From the entries that follow, list every line in which the string "theoretic" appears.
Start of Study material
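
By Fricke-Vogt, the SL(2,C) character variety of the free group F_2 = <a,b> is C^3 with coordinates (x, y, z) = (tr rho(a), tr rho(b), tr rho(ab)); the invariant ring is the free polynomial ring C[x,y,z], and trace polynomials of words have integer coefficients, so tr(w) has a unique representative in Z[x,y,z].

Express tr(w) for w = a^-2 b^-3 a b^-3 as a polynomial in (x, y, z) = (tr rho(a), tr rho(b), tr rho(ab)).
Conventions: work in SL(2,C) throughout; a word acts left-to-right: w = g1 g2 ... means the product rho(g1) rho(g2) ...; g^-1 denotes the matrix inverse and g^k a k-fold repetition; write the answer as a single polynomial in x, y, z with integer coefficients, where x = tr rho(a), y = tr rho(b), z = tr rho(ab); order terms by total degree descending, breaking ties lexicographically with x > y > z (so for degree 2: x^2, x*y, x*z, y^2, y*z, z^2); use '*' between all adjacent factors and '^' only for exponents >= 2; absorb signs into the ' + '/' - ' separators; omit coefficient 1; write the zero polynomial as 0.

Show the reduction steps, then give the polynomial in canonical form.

tr(b^-1) = tr(b) = y
next, tr(a b a) = tr(a) * tr(b a) - tr(b) = x*z - y
and tr(a b a b) = tr(b a) * tr(b a) - tr(1) = z^2 - 2
tr(b^-1 a b a) = tr(a b a) * tr(b) - tr(a b a b) = x*y*z - y^2 - z^2 + 2
tr(a^-1 b^-1 a b) = tr(b^-1 a b) * tr(a) - tr(b^-1 a b a) = -x*y*z + x^2 + y^2 + z^2 - 2
next, tr(b^-1 a^-1 b^-1 a) = tr(a^-1 b^-1 a) * tr(b) - tr(a^-1 b^-1 a b) = x*y*z - x^2 - z^2 + 2
tr(b^-2 a^-1 b^-1 a) = tr(b^-1 a^-1 b^-1 a) * tr(b) - tr(b^-1 a^-1 b^-1 a b) = x*y^2*z - x^2*y - y*z^2 + y
tr(a^-1 b^-1 a b^-3) = tr(b^-2 a^-1 b^-1 a) * tr(b) - tr(b^-2 a^-1 b^-1 a b) = x*y^3*z - x^2*y^2 - y^2*z^2 - x*y*z + x^2 + y^2 + z^2 - 2
tr(a b^-1) = tr(a) * tr(b) - tr(a b) = x*y - z
and tr(a b^-2) = tr(a b^-1) * tr(b) - tr(a) = x*y^2 - y*z - x
next, tr(b^-1 a b^-2) = tr(a b^-2) * tr(b) - tr(a b^-1) = x*y^3 - y^2*z - 2*x*y + z
tr(b^-1 a b^-3) = tr(b^-1 a b^-2) * tr(b) - tr(b^-1 a b^-1) = x*y^4 - y^3*z - 3*x*y^2 + 2*y*z + x
tr(b^-1 a b^-3 a^-2) = tr(a^-1 b^-1 a b^-3) * tr(a) - tr(a^-1 b^-1 a b^-3 a) = x^2*y^3*z - x^3*y^2 - x*y^4 - x*y^2*z^2 - x^2*y*z + y^3*z + x^3 + 4*x*y^2 + x*z^2 - 2*y*z - 3*x
next, tr(b^-2 a^-1) = tr(b^-1 a^-1) * tr(b) - tr(b^-1 a^-1 b) = y*z - x
tr(b^-3 a^-1) = tr(b^-2 a^-1) * tr(b) - tr(b^-2 a^-1 b) = y^2*z - x*y - z
and tr(b^-1 a b^-3 a^-2 b^-1) = tr(b^-1 a b^-3 a^-2) * tr(b) - tr(b^-1 a b^-3 a^-2 b) = x^2*y^4*z - x^3*y^3 - x*y^5 - x*y^3*z^2 - x^2*y^2*z + y^4*z + x^3*y + 4*x*y^3 + x*y*z^2 - 3*y^2*z - 2*x*y + z
and tr(a^-2 b^-3 a b^-3) = tr(b^-1 a b^-3 a^-2 b^-1) * tr(b) - tr(b^-1 a b^-3 a^-2) = x^2*y^5*z - x^3*y^4 - x*y^6 - x*y^4*z^2 - 2*x^2*y^3*z + y^5*z + 2*x^3*y^2 + 5*x*y^4 + 2*x*y^2*z^2 + x^2*y*z - 4*y^3*z - x^3 - 6*x*y^2 - x*z^2 + 3*y*z + 3*x

x^2*y^5*z - x^3*y^4 - x*y^6 - x*y^4*z^2 - 2*x^2*y^3*z + y^5*z + 2*x^3*y^2 + 5*x*y^4 + 2*x*y^2*z^2 + x^2*y*z - 4*y^3*z - x^3 - 6*x*y^2 - x*z^2 + 3*y*z + 3*x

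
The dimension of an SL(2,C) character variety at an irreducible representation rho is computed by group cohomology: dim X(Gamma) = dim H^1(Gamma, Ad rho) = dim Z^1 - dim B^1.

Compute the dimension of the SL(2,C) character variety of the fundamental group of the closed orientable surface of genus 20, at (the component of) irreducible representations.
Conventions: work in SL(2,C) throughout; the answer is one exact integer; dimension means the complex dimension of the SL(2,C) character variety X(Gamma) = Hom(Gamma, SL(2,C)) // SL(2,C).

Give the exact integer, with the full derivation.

114

Gamma = pi_1(Sigma_20) = < a_1, b_1, ..., a_20, b_20 | prod [a_i, b_i] > has 2g = 40 generators and 1 relator.
A cocycle assigns one sl_2 vector per generator subject to the relator condition d_2(z) = 0: dim of the unconstrained space is 3*2g = 120.
H^2 = coker(d_2) is dual to H^0 = 0 at irreducible rho (Poincare duality), so d_2 is onto: dim Z^1 = 117.
As always at irreducible rho, dim B^1 = 3.
Hence dim X = 117 - 3 = 114.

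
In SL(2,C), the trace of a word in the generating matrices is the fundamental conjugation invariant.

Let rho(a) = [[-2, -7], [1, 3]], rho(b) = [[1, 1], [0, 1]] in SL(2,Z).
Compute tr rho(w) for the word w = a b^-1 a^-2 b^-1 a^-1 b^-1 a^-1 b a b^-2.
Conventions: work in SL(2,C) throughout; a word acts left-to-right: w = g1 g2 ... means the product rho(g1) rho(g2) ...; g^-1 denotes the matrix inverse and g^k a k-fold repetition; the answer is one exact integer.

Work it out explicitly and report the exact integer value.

7

rho(a) = [[-2, -7], [1, 3]]
... * rho(b^-1) = [[1, -1], [0, 1]]  ->  [[-2, -5], [1, 2]]
... * rho(a^-1) = [[3, 7], [-1, -2]]  ->  [[-1, -4], [1, 3]]
... * rho(a^-1) = [[3, 7], [-1, -2]]  ->  [[1, 1], [0, 1]]
... * rho(b^-1) = [[1, -1], [0, 1]]  ->  [[1, 0], [0, 1]]
... * rho(a^-1) = [[3, 7], [-1, -2]]  ->  [[3, 7], [-1, -2]]
... * rho(b^-1) = [[1, -1], [0, 1]]  ->  [[3, 4], [-1, -1]]
... * rho(a^-1) = [[3, 7], [-1, -2]]  ->  [[5, 13], [-2, -5]]
... * rho(b) = [[1, 1], [0, 1]]  ->  [[5, 18], [-2, -7]]
... * rho(a) = [[-2, -7], [1, 3]]  ->  [[8, 19], [-3, -7]]
... * rho(b^-1) = [[1, -1], [0, 1]]  ->  [[8, 11], [-3, -4]]
... * rho(b^-1) = [[1, -1], [0, 1]]  ->  [[8, 3], [-3, -1]]
tr = 8 + -1 = 7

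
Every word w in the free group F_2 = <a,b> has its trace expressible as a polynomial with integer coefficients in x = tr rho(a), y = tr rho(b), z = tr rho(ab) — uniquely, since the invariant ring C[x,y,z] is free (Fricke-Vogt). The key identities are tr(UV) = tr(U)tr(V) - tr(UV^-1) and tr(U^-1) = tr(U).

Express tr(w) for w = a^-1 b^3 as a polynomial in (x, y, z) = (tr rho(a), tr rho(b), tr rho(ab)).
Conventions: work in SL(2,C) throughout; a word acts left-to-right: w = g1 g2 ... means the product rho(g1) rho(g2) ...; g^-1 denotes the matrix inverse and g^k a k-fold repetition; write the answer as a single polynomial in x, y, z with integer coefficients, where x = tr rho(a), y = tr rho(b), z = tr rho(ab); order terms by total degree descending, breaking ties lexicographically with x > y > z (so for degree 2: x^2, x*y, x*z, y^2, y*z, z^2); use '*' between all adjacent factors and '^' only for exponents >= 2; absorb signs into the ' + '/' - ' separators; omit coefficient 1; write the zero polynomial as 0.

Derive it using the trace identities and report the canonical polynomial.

x*y^3 - y^2*z - 2*x*y + z

tr(b^2) = tr(b) * tr(b) - tr(1)   [square of b] = y^2 - 2
tr(b^3) = tr(b) * tr(b^2) - tr(b)   [square of b] = y^3 - 3*y
tr(b a b) = tr(b) * tr(a b) - tr(a)   [square of b] = y*z - x
tr(b^3 a) = tr(b) * tr(b a b) - tr(b a)   [square of b] = y^2*z - x*y - z
tr(a^-1 b^3) = tr(b^3) * tr(a) - tr(b^3 a)   [inverse elimination on a] = x*y^3 - y^2*z - 2*x*y + z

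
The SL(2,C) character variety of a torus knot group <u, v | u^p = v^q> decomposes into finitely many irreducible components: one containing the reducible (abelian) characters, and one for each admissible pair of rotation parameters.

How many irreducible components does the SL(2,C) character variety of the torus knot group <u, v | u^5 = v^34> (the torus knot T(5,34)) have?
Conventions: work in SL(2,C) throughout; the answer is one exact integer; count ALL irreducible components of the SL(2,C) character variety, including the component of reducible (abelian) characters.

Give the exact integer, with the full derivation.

67

In the torus knot group T(5,34), u^5 = v^34 is central, so an irreducible representation sends it to +I or -I (Schur).
So on each irreducible component the traces are pinned: tr(u) = 2*cos(pi*alpha/5) with 1 <= alpha <= 4, tr(v) = 2*cos(pi*beta/34) with 1 <= beta <= 33.
u^5 = (-1)^alpha I and v^34 = (-1)^beta I must agree, so alpha and beta have equal parity.
Enumerate parity-matched pairs: 2*17 odd-odd plus 2*16 even-even gives 66.
That is 66 components of irreducible characters, and with the reducible (abelian) component the total is 67.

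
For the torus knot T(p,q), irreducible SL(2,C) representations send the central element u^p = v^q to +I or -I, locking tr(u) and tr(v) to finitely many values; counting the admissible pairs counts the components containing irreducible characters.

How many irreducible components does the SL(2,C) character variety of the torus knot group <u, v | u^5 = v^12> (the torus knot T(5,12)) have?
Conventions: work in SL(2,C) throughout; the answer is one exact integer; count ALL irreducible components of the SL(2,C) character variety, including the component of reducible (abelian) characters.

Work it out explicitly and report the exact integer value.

23

For T(5,12): irreducibility forces the central element u^5 = v^12 to one of +I, -I.
So on each irreducible component the traces are pinned: tr(u) = 2*cos(pi*alpha/5) with 1 <= alpha <= 4, tr(v) = 2*cos(pi*beta/12) with 1 <= beta <= 11.
u^5 = (-1)^alpha I and v^12 = (-1)^beta I must agree, so alpha and beta have equal parity.
Counting: 2 odd alphas x 6 odd betas + 2 even alphas x 5 even betas = 12 + 10 = 22.
components with irreducible characters: 22; plus the single component of reducible (abelian) characters: total 23.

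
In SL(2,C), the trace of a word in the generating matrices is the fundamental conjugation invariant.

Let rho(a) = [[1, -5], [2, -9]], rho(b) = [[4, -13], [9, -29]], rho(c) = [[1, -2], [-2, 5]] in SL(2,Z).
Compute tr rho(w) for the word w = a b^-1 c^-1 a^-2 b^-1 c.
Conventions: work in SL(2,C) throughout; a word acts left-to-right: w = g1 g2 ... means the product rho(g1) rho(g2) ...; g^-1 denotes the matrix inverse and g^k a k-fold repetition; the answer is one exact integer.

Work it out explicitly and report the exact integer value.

rho(a) = [[1, -5], [2, -9]]
... * rho(b^-1) = [[-29, 13], [-9, 4]]  ->  [[16, -7], [23, -10]]
... * rho(c^-1) = [[5, 2], [2, 1]]  ->  [[66, 25], [95, 36]]
... * rho(a^-1) = [[-9, 5], [-2, 1]]  ->  [[-644, 355], [-927, 511]]
... * rho(a^-1) = [[-9, 5], [-2, 1]]  ->  [[5086, -2865], [7321, -4124]]
... * rho(b^-1) = [[-29, 13], [-9, 4]]  ->  [[-121709, 54658], [-175193, 78677]]
... * rho(c) = [[1, -2], [-2, 5]]  ->  [[-231025, 516708], [-332547, 743771]]
tr = -231025 + 743771 = 512746

512746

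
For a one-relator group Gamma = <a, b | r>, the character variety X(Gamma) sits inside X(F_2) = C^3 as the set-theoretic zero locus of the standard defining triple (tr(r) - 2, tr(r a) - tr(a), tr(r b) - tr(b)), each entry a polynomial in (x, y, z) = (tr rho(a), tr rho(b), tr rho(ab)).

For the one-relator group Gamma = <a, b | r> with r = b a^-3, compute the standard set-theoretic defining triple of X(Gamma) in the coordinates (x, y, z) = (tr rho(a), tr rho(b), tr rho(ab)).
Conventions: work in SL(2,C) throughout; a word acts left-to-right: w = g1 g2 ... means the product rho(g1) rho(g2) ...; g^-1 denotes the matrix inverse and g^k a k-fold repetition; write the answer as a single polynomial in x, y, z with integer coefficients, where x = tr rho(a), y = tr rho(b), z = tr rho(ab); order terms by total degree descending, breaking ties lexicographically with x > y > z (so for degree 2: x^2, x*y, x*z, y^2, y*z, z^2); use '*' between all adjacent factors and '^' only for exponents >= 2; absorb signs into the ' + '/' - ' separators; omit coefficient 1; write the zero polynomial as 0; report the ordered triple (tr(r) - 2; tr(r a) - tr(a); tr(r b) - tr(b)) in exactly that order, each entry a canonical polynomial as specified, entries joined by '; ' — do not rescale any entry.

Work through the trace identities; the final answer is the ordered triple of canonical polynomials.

x^3*y - x^2*z - 2*x*y + z - 2; x^2*y - x*z - x - y; x^3*y^2 - x^2*y*z - x^3 - 2*x*y^2 + y*z + 3*x - y

use: trace(a^-1 b) = trace(b) * trace(a) - trace(b a) = x*y - z
apply: trace(a^-1 b a^-1) = trace(a^-1 b) * trace(a) - trace(a^-1 b a) = x^2*y - x*z - y
trace(b a^-3) = trace(a^-1 b a^-1) * trace(a) - trace(a^-1 b) = x^3*y - x^2*z - 2*x*y + z
use: trace(b^2) = trace(b) * trace(b) - trace(1)   [square of b] = y^2 - 2
apply: trace(b^2 a) = trace(b) * trace(a b) - trace(a)   [square of b] = y*z - x
use: trace(a^-1 b^2) = trace(b^2) * trace(a) - trace(b^2 a)   [inverse elimination on a] = x*y^2 - y*z - x
apply: trace(a^-1 b^2 a^-1) = trace(a^-1 b^2) * trace(a) - trace(a^-1 b^2 a)   [inverse elimination on a] = x^2*y^2 - x*y*z - x^2 - y^2 + 2
trace(b a^-3 b) = trace(a^-1 b^2 a^-1) * trace(a) - trace(a^-1 b^2)   [inverse elimination on a] = x^3*y^2 - x^2*y*z - x^3 - 2*x*y^2 + y*z + 3*x
assemble the triple (trace(r) - 2; trace(r a) - x; trace(r b) - y)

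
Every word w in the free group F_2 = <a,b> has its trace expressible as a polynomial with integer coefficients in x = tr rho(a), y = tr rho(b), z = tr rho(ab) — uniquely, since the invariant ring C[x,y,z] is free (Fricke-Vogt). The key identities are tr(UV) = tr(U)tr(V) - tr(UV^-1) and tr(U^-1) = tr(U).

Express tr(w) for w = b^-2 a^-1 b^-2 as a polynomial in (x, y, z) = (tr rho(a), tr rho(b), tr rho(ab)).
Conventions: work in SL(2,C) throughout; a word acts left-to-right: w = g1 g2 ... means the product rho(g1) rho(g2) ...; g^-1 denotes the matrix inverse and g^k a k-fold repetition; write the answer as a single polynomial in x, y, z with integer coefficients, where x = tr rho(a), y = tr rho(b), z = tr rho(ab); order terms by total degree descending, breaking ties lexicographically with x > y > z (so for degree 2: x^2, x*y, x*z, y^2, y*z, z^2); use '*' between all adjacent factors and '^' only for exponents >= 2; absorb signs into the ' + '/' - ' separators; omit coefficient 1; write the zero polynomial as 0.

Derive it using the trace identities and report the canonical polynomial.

tr(b^-1) = tr(b) = y
tr(b^-2) = tr(b^-1)*tr(b) - tr(1)   [inverse elimination on b] = y^2 - 2
tr(a b^-1) = tr(a)*tr(b) - tr(a b)   [inverse elimination on b] = x*y - z
tr(b^-2 a) = tr(a b^-1)*tr(b) - tr(a)   [inverse elimination on b] = x*y^2 - y*z - x
tr(b^-2 a^-1) = tr(b^-2)*tr(a) - tr(b^-2 a)   [inverse elimination on a] = y*z - x
tr(b^-2 a^-1 b^-1) = tr(b^-2 a^-1)*tr(b) - tr(b^-2 a^-1 b)   [inverse elimination on b] = y^2*z - x*y - z
tr(b^-2 a^-1 b^-2) = tr(b^-2 a^-1 b^-1)*tr(b) - tr(b^-2 a^-1)   [inverse elimination on b] = y^3*z - x*y^2 - 2*y*z + x

y^3*z - x*y^2 - 2*y*z + x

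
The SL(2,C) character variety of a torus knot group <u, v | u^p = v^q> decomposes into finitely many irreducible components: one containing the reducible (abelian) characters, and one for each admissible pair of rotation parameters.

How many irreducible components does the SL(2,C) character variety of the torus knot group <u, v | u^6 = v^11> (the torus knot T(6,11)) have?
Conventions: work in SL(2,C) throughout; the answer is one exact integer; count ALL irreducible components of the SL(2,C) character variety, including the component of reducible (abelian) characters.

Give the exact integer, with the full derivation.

26

In the torus knot group T(6,11), u^6 = v^11 is central, so an irreducible representation sends it to +I or -I (Schur).
On an irreducible component, tr(u) is locked at 2*cos(pi*alpha/6) for some alpha in 1..5, and tr(v) at 2*cos(pi*beta/11) for some beta in 1..10.
Consistency of u^6 = (-1)^alpha I with v^11 = (-1)^beta I forces alpha = beta (mod 2).
Enumerate parity-matched pairs: 3*5 odd-odd plus 2*5 even-even gives 25.
Total: 25 irreducible-character components + 1 reducible (abelian) component = 26.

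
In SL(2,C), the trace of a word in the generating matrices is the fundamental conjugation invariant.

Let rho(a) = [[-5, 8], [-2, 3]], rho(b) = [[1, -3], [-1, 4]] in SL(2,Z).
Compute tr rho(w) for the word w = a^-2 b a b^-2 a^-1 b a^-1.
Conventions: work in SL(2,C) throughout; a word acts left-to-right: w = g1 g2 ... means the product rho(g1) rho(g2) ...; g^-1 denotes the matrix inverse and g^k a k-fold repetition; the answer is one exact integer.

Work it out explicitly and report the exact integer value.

-17502

rho(a^-1) = [[3, -8], [2, -5]]
... * rho(a^-1) = [[3, -8], [2, -5]]  ->  [[-7, 16], [-4, 9]]
... * rho(b) = [[1, -3], [-1, 4]]  ->  [[-23, 85], [-13, 48]]
... * rho(a) = [[-5, 8], [-2, 3]]  ->  [[-55, 71], [-31, 40]]
... * rho(b^-1) = [[4, 3], [1, 1]]  ->  [[-149, -94], [-84, -53]]
... * rho(b^-1) = [[4, 3], [1, 1]]  ->  [[-690, -541], [-389, -305]]
... * rho(a^-1) = [[3, -8], [2, -5]]  ->  [[-3152, 8225], [-1777, 4637]]
... * rho(b) = [[1, -3], [-1, 4]]  ->  [[-11377, 42356], [-6414, 23879]]
... * rho(a^-1) = [[3, -8], [2, -5]]  ->  [[50581, -120764], [28516, -68083]]
tr = 50581 + -68083 = -17502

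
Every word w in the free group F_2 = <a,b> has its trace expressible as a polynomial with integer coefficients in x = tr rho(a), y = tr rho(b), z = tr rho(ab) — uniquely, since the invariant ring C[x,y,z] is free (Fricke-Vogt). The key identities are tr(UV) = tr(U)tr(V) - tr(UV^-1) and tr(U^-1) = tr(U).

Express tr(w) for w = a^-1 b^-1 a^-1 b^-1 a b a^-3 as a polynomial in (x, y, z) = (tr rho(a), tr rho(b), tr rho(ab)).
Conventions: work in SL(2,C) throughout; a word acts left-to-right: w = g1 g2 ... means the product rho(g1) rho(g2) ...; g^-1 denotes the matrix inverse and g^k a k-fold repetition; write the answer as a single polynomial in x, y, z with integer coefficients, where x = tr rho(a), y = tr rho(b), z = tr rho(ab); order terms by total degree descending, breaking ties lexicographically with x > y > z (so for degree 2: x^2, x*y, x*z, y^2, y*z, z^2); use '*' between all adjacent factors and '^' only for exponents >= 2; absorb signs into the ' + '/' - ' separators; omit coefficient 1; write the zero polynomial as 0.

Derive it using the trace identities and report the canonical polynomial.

-x^4*y*z^2 + x^5*z + x^3*y^2*z + x^3*z^3 + 2*x^2*y*z^2 - 5*x^3*z - 2*x*y^2*z - 2*x*z^3 - x^2*y + 6*x*z + y

tr(a b a) = tr(a)*tr(b a) - tr(b) = x*z - y
use: tr(a b a b) = tr(b a)*tr(b a) - tr(1) = z^2 - 2
tr(b^-1 a b a) = tr(a b a)*tr(b) - tr(a b a b) = x*y*z - y^2 - z^2 + 2
use: tr(a b a^-1 b^-1) = tr(b^-1 a b)*tr(a) - tr(b^-1 a b a) = -x*y*z + x^2 + y^2 + z^2 - 2
tr(b^-2 a b a^-1) = tr(a b a^-1 b^-1)*tr(b) - tr(a b a^-1) = -x*y^2*z + x^2*y + y^3 + y*z^2 - 3*y
apply: tr(b^-1 a) = tr(a)*tr(b) - tr(a b) = x*y - z
tr(a^-2 b^-2 a b) = tr(b^-2 a b a^-1)*tr(a) - tr(b^-2 a b) = -x^2*y^2*z + x^3*y + x*y^3 + x*y*z^2 - 4*x*y + z
use: tr(b^-1 a b a^-3 b^-1) = tr(a^-2 b^-2 a b)*tr(a) - tr(a^-2 b^-2 a b a) = -x^3*y^2*z + x^4*y + x^2*y^3 + x^2*y*z^2 + x*y^2*z - 5*x^2*y - y^3 - y*z^2 + x*z + 3*y
apply: tr(a^2) = tr(a)*tr(a) - tr(1) = x^2 - 2
use: tr(b a^2 b) = tr(b)*tr(a^2 b) - tr(a^2) = x*y*z - x^2 - y^2 + 2
apply: tr(b a b) = tr(b)*tr(a b) - tr(a) = y*z - x
use: tr(b a^2 b a) = tr(a)*tr(b a b a) - tr(b a b) = x*z^2 - y*z - x
tr(a^-1 b a^2 b) = tr(b a^2 b)*tr(a) - tr(b a^2 b a) = x^2*y*z - x^3 - x*y^2 - x*z^2 + y*z + 3*x
apply: tr(a^2 b a^-2 b) = tr(a^-1 b a^2 b)*tr(a) - tr(a^-1 b a^2 b a) = x^3*y*z - x^4 - x^2*y^2 - x^2*z^2 + 4*x^2 + y^2 - 2
use: tr(a^-2 b^-1 a^2 b) = tr(a^2 b a^-2)*tr(b) - tr(a^2 b a^-2 b) = -x^3*y*z + x^4 + x^2*y^2 + x^2*z^2 - 4*x^2 + 2
tr(a^2 b a) = tr(a)*tr(a b a) - tr(a b) = x^2*z - x*y - z
tr(b^-1 a^2 b a) = tr(a^2 b a)*tr(b) - tr(a^2 b a b) = x^2*y*z - x*y^2 - x*z^2 + x
use: tr(a^-1 b^-1 a^2 b) = tr(b^-1 a^2 b)*tr(a) - tr(b^-1 a^2 b a) = -x^2*y*z + x^3 + x*y^2 + x*z^2 - 3*x
tr(a b a^-3 b^-1 a) = tr(a^-2 b^-1 a^2 b)*tr(a) - tr(a^-2 b^-1 a^2 b a) = -x^4*y*z + x^5 + x^3*y^2 + x^3*z^2 + x^2*y*z - 5*x^3 - x*y^2 - x*z^2 + 5*x
tr(b a b a b) = tr(b)*tr(a b a b) - tr(a b a) = y*z^2 - x*z - y
tr(b a b a b a) = tr(b a)*tr(b a b a) - tr(b^-1 a^-1) = z^3 - 3*z
use: tr(a b a b a^-1 b) = tr(b a b a b)*tr(a) - tr(b a b a b a) = x*y*z^2 - x^2*z - z^3 - x*y + 3*z
tr(a^-1 b^-1 a b a b) = tr(a b a b a^-1)*tr(b) - tr(a b a b a^-1 b) = -x*y*z^2 + x^2*z + y^2*z + z^3 - 3*z
use: tr(b^-1 a b a b a^-2) = tr(a^-1 b^-1 a b a b)*tr(a) - tr(a^-1 b^-1 a b a b a) = -x^2*y*z^2 + x^3*z + x*y^2*z + x*z^3 - 4*x*z + y
tr(a b a^-3 b^-1 a b) = tr(b^-1 a b a b a^-2)*tr(a) - tr(b^-1 a b a b a^-1) = -x^3*y*z^2 + x^4*z + x^2*y^2*z + x^2*z^3 + x*y*z^2 - 5*x^2*z - y^2*z - z^3 + x*y + 3*z
use: tr(b^-1 a b a^-3 b^-1 a) = tr(a b a^-3 b^-1 a)*tr(b) - tr(a b a^-3 b^-1 a b) = -x^4*y^2*z + x^5*y + x^3*y^3 + 2*x^3*y*z^2 - x^4*z - x^2*z^3 - 5*x^3*y - x*y^3 - 2*x*y*z^2 + 5*x^2*z + y^2*z + z^3 + 4*x*y - 3*z
tr(a^-1 b^-1 a^-1 b^-1 a b a^-2) = tr(b^-1 a b a^-3 b^-1)*tr(a) - tr(b^-1 a b a^-3 b^-1 a) = -x^3*y*z^2 + x^4*z + x^2*y^2*z + x^2*z^3 + x*y*z^2 - 4*x^2*z - y^2*z - z^3 - x*y + 3*z
apply: tr(b^-1 a b a^-1 b^-1 a) = tr(a b a^-1 b^-1 a)*tr(b) - tr(a b a^-1 b^-1 a b) = -x^2*y^2*z + x^3*y + x*y^3 + 2*x*y*z^2 - x^2*z - y^2*z - z^3 - 3*x*y + 3*z
tr(b^-1 a^-1 b^-1 a b a^-1) = tr(b^-1 a b a^-1 b^-1)*tr(a) - tr(b^-1 a b a^-1 b^-1 a) = -x*y*z^2 + x^2*z + y^2*z + z^3 - 3*z
tr(a^-1 b^-1 a^-1 b^-1 a b a^-1) = tr(b^-1 a^-1 b^-1 a b a^-1)*tr(a) - tr(b^-1 a^-1 b^-1 a b) = -x^2*y*z^2 + x^3*z + x*y^2*z + x*z^3 - 3*x*z - y
tr(a^-1 b^-1 a^-1 b^-1 a b a^-3) = tr(a^-1 b^-1 a^-1 b^-1 a b a^-2)*tr(a) - tr(a^-1 b^-1 a^-1 b^-1 a b a^-1) = -x^4*y*z^2 + x^5*z + x^3*y^2*z + x^3*z^3 + 2*x^2*y*z^2 - 5*x^3*z - 2*x*y^2*z - 2*x*z^3 - x^2*y + 6*x*z + y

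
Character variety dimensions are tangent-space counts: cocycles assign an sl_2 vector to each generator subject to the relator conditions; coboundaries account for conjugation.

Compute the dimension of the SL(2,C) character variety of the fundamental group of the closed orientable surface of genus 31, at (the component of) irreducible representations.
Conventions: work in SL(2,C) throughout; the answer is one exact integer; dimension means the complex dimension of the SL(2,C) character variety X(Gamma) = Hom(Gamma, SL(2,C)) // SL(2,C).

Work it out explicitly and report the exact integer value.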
End of Study material
Solution for this exercise:
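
For a one-relator group Gamma = <a, b | r>, the character variety X(Gamma) sits inside X(F_2) = C^3 as the set-theoretic zero locus of the standard defining triple (tr(r) - 2, tr(r a) - tr(a), tr(r b) - tr(b)), each entry a polynomial in (x, y, z) = (tr rho(a), tr rho(b), tr rho(ab)).
For the one-relator group Gamma = <a, b | r> with r = b a^-3, compute the standard set-theoretic defining triple of X(Gamma) in the coordinates (x, y, z) = (tr rho(a), tr rho(b), tr rho(ab)).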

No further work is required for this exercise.